◆ **Task instructions**:
Below are the records; print them all without any alteration.

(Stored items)
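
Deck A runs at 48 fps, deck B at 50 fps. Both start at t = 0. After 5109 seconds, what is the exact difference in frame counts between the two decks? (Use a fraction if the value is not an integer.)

A emits 48 × 5109 = 245232 frames; B emits 50 × 5109 = 255450.
Difference = 10218 frames; B is ahead of A.

10218 frames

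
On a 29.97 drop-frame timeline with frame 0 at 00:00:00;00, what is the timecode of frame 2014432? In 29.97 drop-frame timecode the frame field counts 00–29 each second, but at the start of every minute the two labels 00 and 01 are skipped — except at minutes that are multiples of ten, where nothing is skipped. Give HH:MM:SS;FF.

18:40:14;28

Ten DF minutes hold 17982 frames, so frame 2014432 lies in block 112 (frames 2013984–2031965) with 448 frames into that block.
The block's first minute is 1800 frames and the rest 1798 each; 448 frames reaches minute 0, so 112 × 18 + 0 × 2 = 2016 labels have been skipped so far.
Adding those back, label number 2014432 + 2016 = 2016448 at 30 labels/s is 67214 s + 28 f = 18 h 40 min 14 s frame 28, i.e. 18:40:14;28.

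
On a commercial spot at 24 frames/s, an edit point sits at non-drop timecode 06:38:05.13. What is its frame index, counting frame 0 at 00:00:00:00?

Total seconds to the label: (6 × 3600 + 38 × 60 + 5) = 23885.
Frame index = 23885 × 24 + 13 = 573253.

frame 573253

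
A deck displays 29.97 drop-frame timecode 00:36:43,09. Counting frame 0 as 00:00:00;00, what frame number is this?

66033

As if non-drop at 30 labels/s: (0 × 3600 + 36 × 60 + 43) × 30 + 9 = 66099.
Minute boundaries passed: 36; those not divisible by 10: 36 − 3 = 33; dropped labels = 2 × 33 = 66.
Actual frame index = 66099 − 66 = 66033.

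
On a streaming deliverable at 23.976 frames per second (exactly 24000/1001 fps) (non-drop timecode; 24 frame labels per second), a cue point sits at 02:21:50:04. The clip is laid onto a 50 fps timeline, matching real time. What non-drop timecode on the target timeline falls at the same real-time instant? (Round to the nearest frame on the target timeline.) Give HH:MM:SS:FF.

Source frame index: (2×3600 + 21×60 + 50) × 24 + 4 = 204244.
Real time: 204244 / (24000/1001) = 51112061/6000 s.
Target frame: (51112061/6000) × (50) = 51112061/120 ≈ 425933.842 → 425934.
At 50 labels/s: frame 425934 → 02:21:58:34.

02:21:58:34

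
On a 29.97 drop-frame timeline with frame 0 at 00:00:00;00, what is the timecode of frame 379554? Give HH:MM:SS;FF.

Ten DF minutes hold 17982 frames, so frame 379554 lies in block 21 (frames 377622–395603) with 1932 frames into that block.
The block's first minute is 1800 frames and the rest 1798 each; 1932 frames reaches minute 1, so 21 × 18 + 1 × 2 = 380 labels have been skipped so far.
Adding those back, label number 379554 + 380 = 379934 at 30 labels/s is 12664 s + 14 f = 3 h 31 min 4 s frame 14, i.e. 03:31:04;14.

03:31:04;14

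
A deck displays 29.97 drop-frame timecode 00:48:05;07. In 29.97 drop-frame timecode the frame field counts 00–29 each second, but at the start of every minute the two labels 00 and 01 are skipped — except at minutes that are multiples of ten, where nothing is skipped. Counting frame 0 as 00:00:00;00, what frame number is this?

Complete 10-minute blocks: 4, each 17982 frames → 71928.
Remaining 8 whole minutes in the current block: 1800 + 7 × 1798 = 14386 frames.
Within the current minute: 5 × 30 + 7 − 2 = 155 (labels ;00/;01 skipped at this minute). Total = 71928 + 14386 + 155 = 86469.

86469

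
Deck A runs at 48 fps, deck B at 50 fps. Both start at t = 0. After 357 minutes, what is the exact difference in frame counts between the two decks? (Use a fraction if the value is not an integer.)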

◆ **Response**:
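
Deck A runs at 48 fps, deck B at 50 fps. Both start at t = 0. After 5109 seconds, what is the exact difference in frame counts between the two decks? (Use a fraction if the value is not an integer.)

A emits 48 × 5109 = 245232 frames; B emits 50 × 5109 = 255450.
Difference = 10218 frames; B is ahead of A.

10218 frames

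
On a 29.97 drop-frame timeline with frame 0 at 00:00:00;00, what is the timecode of frame 2014432? In 29.97 drop-frame timecode the frame field counts 00–29 each second, but at the start of every minute the two labels 00 and 01 are skipped — except at minutes that are multiples of ten, where nothing is skipped. Give HH:MM:SS;FF.

18:40:14;28

Ten DF minutes hold 17982 frames, so frame 2014432 lies in block 112 (frames 2013984–2031965) with 448 frames into that block.
The block's first minute is 1800 frames and the rest 1798 each; 448 frames reaches minute 0, so 112 × 18 + 0 × 2 = 2016 labels have been skipped so far.
Adding those back, label number 2014432 + 2016 = 2016448 at 30 labels/s is 67214 s + 28 f = 18 h 40 min 14 s frame 28, i.e. 18:40:14;28.

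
On a commercial spot at 24 frames/s, an edit point sits at non-drop timecode 06:38:05.13. What is its frame index, counting frame 0 at 00:00:00:00?

Total seconds to the label: (6 × 3600 + 38 × 60 + 5) = 23885.
Frame index = 23885 × 24 + 13 = 573253.

frame 573253

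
A deck displays 29.97 drop-frame timecode 00:36:43,09. Counting frame 0 as 00:00:00;00, what frame number is this?

66033

As if non-drop at 30 labels/s: (0 × 3600 + 36 × 60 + 43) × 30 + 9 = 66099.
Minute boundaries passed: 36; those not divisible by 10: 36 − 3 = 33; dropped labels = 2 × 33 = 66.
Actual frame index = 66099 − 66 = 66033.

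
On a streaming deliverable at 23.976 frames per second (exactly 24000/1001 fps) (non-drop timecode; 24 frame labels per second), a cue point sits at 02:21:50:04. The clip is laid onto a 50 fps timeline, matching real time. What non-drop timecode on the target timeline falls at the same real-time instant? (Round to the nearest frame on the target timeline.) Give HH:MM:SS:FF.

Source frame index: (2×3600 + 21×60 + 50) × 24 + 4 = 204244.
Real time: 204244 / (24000/1001) = 51112061/6000 s.
Target frame: (51112061/6000) × (50) = 51112061/120 ≈ 425933.842 → 425934.
At 50 labels/s: frame 425934 → 02:21:58:34.

02:21:58:34

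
On a 29.97 drop-frame timeline with frame 0 at 00:00:00;00, what is the timecode of frame 379554? Give HH:MM:SS;FF.

Ten DF minutes hold 17982 frames, so frame 379554 lies in block 21 (frames 377622–395603) with 1932 frames into that block.
The block's first minute is 1800 frames and the rest 1798 each; 1932 frames reaches minute 1, so 21 × 18 + 1 × 2 = 380 labels have been skipped so far.
Adding those back, label number 379554 + 380 = 379934 at 30 labels/s is 12664 s + 14 f = 3 h 31 min 4 s frame 14, i.e. 03:31:04;14.

03:31:04;14

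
A deck displays 29.97 drop-frame timecode 00:48:05;07. In 29.97 drop-frame timecode the frame field counts 00–29 each second, but at the start of every minute the two labels 00 and 01 are skipped — except at minutes that are multiples of ten, where nothing is skipped. Counting frame 0 as 00:00:00;00, what frame number is this?

Complete 10-minute blocks: 4, each 17982 frames → 71928.
Remaining 8 whole minutes in the current block: 1800 + 7 × 1798 = 14386 frames.
Within the current minute: 5 × 30 + 7 − 2 = 155 (labels ;00/;01 skipped at this minute). Total = 71928 + 14386 + 155 = 86469.

86469

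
Deck A runs at 48 fps, deck B at 50 fps. Both start at t = 0. After 357 minutes, what is the exact difference in frame counts between the two decks? (Use a fraction if the value is not an integer.)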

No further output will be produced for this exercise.